**GIVEN RECORDS:**
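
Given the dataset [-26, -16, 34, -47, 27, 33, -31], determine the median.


First, sort the list: [-47, -31, -26, -16, 27, 33, 34]
The list has 7 elements (odd count).
The middle index is 3 (0-based), and the element there is -16.
Final answer: -16


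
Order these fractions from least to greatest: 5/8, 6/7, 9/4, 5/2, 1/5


Convert to decimal for comparison:
  5/8 = 0.625
  6/7 = 0.8571
  9/4 = 2.25
  5/2 = 2.5
  1/5 = 0.2
Decimals in increasing order: 0.2 < 0.625 < 0.8571 < 2.25 < 2.5
Writing each back as its fraction gives the sorted order.
Final answer: 1/5, 5/8, 6/7, 9/4, 5/2


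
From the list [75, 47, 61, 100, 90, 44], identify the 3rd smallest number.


Sort ascending: [44, 47, 61, 75, 90, 100]
The 3rd element (1-indexed) is at index 2.
Value = 61
Final answer: 61


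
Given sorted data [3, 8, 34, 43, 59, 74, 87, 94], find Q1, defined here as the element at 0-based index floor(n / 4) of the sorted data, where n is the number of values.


The list has n = 8 elements.
Q1 index = floor(8 / 4) = floor(2) = 2
Counting from index 0 in the sorted data, the element at index 2 is 34.
Final answer: 34


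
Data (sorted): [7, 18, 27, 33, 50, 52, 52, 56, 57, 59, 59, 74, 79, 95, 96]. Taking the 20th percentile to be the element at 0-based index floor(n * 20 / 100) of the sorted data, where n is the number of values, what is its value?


The dataset has n = 15 elements.
Index = floor(15 * 20 / 100) = floor(300 / 100) = floor(3) = 3
Counting from index 0 in the sorted data, the element at index 3 is 33.
Final answer: 33


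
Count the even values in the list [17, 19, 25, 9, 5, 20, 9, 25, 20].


Check each element:
  17 is odd
  19 is odd
  25 is odd
  9 is odd
  5 is odd
  20 is even
  9 is odd
  25 is odd
  20 is even
Evens: [20, 20]
Count of evens = 2
Final answer: 2


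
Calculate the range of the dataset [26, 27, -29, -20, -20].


Maximum value: 27
Minimum value: -29
Range = 27 - (-29) = 56
Final answer: 56


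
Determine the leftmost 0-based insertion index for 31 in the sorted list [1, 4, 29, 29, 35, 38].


List is sorted: [1, 4, 29, 29, 35, 38]
We need the leftmost position where 31 can be inserted, i.e. the first index whose element is >= 31 (or the end of the list if none is).
Binary search with low=0, high=6 (0-based indices):
  low=0, high=6, mid=3: a[3]=29 < 31, so low = 4
  low=4, high=6, mid=5: a[5]=38 >= 31, so high = 5
  low=4, high=5, mid=4: a[4]=35 >= 31, so high = 4
Now low = high = 4, so the insertion index is 4.
Final answer: 4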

**ASSIGNED TASK:**
Return all of the data above, keeping every line exactly as it appears.

**SOLVED EXERCISE:**
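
Given the dataset [-26, -16, 34, -47, 27, 33, -31], determine the median.


First, sort the list: [-47, -31, -26, -16, 27, 33, 34]
The list has 7 elements (odd count).
The middle index is 3 (0-based), and the element there is -16.
Final answer: -16


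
Order these fractions from least to greatest: 5/8, 6/7, 9/4, 5/2, 1/5


Convert to decimal for comparison:
  5/8 = 0.625
  6/7 = 0.8571
  9/4 = 2.25
  5/2 = 2.5
  1/5 = 0.2
Decimals in increasing order: 0.2 < 0.625 < 0.8571 < 2.25 < 2.5
Writing each back as its fraction gives the sorted order.
Final answer: 1/5, 5/8, 6/7, 9/4, 5/2


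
From the list [75, 47, 61, 100, 90, 44], identify the 3rd smallest number.


Sort ascending: [44, 47, 61, 75, 90, 100]
The 3rd element (1-indexed) is at index 2.
Value = 61
Final answer: 61


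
Given sorted data [3, 8, 34, 43, 59, 74, 87, 94], find Q1, defined here as the element at 0-based index floor(n / 4) of the sorted data, where n is the number of values.


The list has n = 8 elements.
Q1 index = floor(8 / 4) = floor(2) = 2
Counting from index 0 in the sorted data, the element at index 2 is 34.
Final answer: 34


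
Data (sorted): [7, 18, 27, 33, 50, 52, 52, 56, 57, 59, 59, 74, 79, 95, 96]. Taking the 20th percentile to be the element at 0-based index floor(n * 20 / 100) of the sorted data, where n is the number of values, what is its value?


The dataset has n = 15 elements.
Index = floor(15 * 20 / 100) = floor(300 / 100) = floor(3) = 3
Counting from index 0 in the sorted data, the element at index 3 is 33.
Final answer: 33


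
Count the even values in the list [17, 19, 25, 9, 5, 20, 9, 25, 20].


Check each element:
  17 is odd
  19 is odd
  25 is odd
  9 is odd
  5 is odd
  20 is even
  9 is odd
  25 is odd
  20 is even
Evens: [20, 20]
Count of evens = 2
Final answer: 2


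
Calculate the range of the dataset [26, 27, -29, -20, -20].


Maximum value: 27
Minimum value: -29
Range = 27 - (-29) = 56
Final answer: 56


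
Determine the leftmost 0-based insertion index for 31 in the sorted list [1, 4, 29, 29, 35, 38].


List is sorted: [1, 4, 29, 29, 35, 38]
We need the leftmost position where 31 can be inserted, i.e. the first index whose element is >= 31 (or the end of the list if none is).
Binary search with low=0, high=6 (0-based indices):
  low=0, high=6, mid=3: a[3]=29 < 31, so low = 4
  low=4, high=6, mid=5: a[5]=38 >= 31, so high = 5
  low=4, high=5, mid=4: a[4]=35 >= 31, so high = 4
Now low = high = 4, so the insertion index is 4.
Final answer: 4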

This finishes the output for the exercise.